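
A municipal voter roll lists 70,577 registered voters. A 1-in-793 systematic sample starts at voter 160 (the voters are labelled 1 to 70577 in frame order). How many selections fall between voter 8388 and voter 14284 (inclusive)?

7

k = 793
First selection ≥ 8388: 160 + ⌈(8388−160)/793⌉·793 = 160 + 11×793 = 8883
Last selection ≤ 14284: 160 + ⌊(14284−160)/793⌋·793 = 160 + 17×793 = 13641
Count = 17 − 11 + 1 = 7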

_Task_
Transcribe the listing above exactly, including every line.

_Response to this exercise_
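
A municipal voter roll lists 70,577 registered voters. A 1-in-793 systematic sample starts at voter 160 (the voters are labelled 1 to 70577 in frame order). How many selections fall between voter 8388 and voter 14284 (inclusive)?

7

k = 793
First selection ≥ 8388: 160 + ⌈(8388−160)/793⌉·793 = 160 + 11×793 = 8883
Last selection ≤ 14284: 160 + ⌊(14284−160)/793⌋·793 = 160 + 17×793 = 13641
Count = 17 − 11 + 1 = 7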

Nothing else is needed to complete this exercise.